◆ **Your assignment**: Tell me how many lines in the entries below contain the word "next"; reply with the number and nothing else.

◆ **Dataset entries**:
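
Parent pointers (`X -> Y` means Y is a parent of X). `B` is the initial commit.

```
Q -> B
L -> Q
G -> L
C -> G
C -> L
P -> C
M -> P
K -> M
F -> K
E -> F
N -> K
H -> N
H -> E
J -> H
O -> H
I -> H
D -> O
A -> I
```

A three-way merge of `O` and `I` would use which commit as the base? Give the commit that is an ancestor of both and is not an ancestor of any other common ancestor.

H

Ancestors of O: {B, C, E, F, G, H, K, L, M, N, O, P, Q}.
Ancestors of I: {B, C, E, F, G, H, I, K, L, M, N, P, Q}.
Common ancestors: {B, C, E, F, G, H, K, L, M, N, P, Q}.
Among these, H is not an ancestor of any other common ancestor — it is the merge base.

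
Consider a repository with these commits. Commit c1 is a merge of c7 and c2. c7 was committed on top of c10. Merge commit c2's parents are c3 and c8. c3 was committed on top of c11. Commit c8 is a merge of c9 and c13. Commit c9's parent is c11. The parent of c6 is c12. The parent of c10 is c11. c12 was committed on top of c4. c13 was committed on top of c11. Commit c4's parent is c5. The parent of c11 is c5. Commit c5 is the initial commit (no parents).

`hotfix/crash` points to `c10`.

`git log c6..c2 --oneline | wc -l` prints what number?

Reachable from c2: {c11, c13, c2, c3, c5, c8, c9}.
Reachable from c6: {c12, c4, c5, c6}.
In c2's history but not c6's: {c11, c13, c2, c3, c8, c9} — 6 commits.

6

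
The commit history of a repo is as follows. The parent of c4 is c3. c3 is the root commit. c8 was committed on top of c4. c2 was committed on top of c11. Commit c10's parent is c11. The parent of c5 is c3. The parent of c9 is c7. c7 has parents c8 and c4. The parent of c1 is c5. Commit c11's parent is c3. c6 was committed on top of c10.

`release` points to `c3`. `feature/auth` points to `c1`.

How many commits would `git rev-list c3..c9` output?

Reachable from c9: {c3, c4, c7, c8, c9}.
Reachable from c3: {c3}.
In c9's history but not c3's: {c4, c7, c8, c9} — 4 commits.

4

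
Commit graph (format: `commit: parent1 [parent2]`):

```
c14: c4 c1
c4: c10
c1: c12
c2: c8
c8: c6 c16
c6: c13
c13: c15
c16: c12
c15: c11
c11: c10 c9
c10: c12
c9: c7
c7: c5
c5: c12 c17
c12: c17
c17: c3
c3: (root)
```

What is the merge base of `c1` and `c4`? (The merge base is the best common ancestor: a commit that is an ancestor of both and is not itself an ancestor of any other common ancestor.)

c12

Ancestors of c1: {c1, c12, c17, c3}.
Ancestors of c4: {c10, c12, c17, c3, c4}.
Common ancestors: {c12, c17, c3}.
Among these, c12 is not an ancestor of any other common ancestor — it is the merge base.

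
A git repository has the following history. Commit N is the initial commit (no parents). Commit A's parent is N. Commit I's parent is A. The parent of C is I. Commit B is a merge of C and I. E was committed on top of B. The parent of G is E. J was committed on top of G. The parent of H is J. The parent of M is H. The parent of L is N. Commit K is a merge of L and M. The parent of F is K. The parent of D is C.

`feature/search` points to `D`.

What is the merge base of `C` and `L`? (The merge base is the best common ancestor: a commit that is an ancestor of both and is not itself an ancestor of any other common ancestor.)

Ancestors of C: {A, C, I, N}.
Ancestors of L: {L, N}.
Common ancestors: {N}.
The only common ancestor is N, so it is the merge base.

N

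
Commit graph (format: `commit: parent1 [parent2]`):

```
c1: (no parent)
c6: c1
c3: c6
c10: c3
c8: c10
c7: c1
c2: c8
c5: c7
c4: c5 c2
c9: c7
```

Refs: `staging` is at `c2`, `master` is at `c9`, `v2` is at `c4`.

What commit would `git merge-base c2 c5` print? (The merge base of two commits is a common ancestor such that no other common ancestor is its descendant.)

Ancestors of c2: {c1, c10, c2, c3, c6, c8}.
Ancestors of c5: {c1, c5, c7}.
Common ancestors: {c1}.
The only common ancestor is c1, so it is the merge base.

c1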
==
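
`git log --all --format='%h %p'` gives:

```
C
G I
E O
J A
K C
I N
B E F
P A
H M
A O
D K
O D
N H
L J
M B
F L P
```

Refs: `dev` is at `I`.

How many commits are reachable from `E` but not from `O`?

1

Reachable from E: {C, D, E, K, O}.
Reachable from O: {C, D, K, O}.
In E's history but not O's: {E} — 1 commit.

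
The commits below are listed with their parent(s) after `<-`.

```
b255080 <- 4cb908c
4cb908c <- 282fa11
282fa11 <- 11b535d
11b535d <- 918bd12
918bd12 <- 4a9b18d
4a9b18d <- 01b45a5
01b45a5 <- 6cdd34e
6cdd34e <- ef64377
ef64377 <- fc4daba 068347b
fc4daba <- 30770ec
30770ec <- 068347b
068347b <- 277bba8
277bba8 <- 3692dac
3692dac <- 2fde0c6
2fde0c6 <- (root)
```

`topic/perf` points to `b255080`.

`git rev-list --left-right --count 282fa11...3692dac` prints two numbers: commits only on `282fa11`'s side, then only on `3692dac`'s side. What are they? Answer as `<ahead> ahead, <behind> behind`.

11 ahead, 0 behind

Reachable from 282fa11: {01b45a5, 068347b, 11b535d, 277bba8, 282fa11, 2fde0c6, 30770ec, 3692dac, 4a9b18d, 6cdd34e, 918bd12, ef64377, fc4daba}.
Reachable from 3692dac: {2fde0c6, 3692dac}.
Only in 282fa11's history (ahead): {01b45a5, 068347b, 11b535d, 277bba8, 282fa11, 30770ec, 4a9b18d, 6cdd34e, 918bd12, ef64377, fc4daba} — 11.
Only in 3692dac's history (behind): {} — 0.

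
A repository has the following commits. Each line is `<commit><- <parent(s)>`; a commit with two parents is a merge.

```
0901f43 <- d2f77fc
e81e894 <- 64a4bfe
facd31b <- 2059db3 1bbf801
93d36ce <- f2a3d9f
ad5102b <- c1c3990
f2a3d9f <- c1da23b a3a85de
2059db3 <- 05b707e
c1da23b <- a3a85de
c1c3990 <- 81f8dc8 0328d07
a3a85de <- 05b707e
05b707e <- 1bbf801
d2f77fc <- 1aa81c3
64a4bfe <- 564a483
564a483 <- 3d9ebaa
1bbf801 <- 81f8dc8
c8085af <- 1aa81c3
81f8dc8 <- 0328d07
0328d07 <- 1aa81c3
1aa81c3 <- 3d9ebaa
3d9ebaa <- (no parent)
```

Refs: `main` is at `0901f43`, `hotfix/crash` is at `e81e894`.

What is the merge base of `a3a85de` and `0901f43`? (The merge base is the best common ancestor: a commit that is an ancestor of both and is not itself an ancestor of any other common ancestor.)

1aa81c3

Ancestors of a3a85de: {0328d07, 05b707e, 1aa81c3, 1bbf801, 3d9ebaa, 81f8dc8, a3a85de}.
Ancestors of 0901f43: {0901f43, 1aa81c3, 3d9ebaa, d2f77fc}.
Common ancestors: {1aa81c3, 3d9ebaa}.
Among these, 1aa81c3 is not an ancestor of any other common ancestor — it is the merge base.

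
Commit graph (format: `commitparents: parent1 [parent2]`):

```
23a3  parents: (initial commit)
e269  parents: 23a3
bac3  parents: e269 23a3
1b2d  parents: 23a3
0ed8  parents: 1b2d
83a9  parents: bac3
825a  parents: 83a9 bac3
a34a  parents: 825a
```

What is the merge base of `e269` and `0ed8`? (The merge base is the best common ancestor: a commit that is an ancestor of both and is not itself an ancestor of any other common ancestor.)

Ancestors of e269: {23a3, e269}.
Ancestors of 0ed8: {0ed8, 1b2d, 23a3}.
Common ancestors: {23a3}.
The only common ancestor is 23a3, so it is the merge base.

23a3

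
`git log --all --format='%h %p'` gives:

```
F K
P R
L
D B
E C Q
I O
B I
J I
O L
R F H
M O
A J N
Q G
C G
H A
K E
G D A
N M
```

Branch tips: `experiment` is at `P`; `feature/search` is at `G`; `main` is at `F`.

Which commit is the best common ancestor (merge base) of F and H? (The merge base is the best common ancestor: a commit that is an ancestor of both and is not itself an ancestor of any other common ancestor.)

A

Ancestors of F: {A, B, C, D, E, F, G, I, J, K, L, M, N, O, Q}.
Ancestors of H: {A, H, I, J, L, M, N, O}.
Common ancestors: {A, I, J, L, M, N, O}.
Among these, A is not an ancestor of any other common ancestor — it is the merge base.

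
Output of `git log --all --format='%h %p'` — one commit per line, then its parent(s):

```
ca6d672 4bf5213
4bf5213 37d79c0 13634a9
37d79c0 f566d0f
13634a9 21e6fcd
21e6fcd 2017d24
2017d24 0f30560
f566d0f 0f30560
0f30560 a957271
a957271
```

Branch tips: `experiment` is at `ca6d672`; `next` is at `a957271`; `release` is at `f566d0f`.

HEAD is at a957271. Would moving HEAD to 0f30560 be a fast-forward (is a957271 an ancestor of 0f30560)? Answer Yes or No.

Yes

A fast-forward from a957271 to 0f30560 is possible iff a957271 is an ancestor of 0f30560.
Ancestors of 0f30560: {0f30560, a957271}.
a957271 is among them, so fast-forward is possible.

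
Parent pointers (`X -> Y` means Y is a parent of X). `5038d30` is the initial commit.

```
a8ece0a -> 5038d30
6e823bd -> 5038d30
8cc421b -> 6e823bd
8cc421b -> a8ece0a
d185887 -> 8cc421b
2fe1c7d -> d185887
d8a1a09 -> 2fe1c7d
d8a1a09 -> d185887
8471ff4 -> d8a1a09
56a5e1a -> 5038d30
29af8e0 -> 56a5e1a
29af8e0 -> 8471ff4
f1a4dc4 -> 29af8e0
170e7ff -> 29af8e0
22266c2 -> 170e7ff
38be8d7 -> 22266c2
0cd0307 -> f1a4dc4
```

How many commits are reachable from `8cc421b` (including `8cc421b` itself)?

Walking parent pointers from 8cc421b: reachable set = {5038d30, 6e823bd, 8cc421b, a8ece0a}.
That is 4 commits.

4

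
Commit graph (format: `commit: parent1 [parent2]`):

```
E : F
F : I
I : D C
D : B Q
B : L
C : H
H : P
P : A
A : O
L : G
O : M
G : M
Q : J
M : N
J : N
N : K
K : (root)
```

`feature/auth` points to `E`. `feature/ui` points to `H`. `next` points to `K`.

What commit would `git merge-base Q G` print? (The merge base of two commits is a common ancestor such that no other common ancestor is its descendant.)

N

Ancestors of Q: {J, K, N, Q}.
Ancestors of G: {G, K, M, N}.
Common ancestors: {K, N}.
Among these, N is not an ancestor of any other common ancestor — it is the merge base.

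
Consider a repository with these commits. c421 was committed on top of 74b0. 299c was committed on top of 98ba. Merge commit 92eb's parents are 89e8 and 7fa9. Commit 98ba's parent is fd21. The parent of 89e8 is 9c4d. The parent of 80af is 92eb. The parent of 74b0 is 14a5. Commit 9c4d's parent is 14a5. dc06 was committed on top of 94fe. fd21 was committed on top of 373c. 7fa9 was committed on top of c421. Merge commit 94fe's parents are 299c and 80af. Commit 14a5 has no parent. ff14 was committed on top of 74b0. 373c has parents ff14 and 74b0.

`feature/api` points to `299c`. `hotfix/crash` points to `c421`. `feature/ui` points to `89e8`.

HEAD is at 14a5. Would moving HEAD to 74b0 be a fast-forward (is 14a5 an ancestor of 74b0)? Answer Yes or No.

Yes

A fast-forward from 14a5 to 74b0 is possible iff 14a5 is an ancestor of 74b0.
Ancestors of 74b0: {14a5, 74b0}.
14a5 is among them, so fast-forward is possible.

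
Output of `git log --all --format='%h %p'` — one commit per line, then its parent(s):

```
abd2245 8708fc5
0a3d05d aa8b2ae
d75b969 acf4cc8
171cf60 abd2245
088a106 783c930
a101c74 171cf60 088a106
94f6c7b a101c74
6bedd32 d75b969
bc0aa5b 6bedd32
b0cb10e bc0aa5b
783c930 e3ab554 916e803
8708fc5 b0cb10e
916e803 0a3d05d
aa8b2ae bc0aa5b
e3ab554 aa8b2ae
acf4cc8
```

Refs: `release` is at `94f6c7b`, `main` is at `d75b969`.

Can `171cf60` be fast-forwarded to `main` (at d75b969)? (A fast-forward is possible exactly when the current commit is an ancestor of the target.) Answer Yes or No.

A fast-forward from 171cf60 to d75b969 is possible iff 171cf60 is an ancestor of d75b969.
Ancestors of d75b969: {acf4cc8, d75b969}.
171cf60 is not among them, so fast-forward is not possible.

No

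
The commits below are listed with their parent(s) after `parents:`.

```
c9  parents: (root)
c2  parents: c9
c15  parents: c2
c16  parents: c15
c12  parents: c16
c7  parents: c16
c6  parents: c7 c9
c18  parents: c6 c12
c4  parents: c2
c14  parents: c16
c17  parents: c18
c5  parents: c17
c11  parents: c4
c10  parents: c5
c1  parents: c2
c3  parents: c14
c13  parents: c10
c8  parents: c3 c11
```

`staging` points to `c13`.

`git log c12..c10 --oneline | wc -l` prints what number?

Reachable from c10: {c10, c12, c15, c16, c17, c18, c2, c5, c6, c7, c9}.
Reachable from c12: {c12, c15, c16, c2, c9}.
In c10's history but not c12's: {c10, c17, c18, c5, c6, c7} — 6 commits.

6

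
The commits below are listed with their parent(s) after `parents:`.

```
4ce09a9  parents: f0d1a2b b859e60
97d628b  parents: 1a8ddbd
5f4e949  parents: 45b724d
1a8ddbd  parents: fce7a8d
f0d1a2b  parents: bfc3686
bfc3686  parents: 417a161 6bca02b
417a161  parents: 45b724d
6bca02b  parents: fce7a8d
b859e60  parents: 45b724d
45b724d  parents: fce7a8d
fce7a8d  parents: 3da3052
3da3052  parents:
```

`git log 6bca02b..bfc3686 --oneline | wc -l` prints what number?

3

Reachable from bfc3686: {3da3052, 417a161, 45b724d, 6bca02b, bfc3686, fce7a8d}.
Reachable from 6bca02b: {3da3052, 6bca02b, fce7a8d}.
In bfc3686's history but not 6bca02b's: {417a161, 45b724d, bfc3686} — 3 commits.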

◆ **Output of the exercise**: 2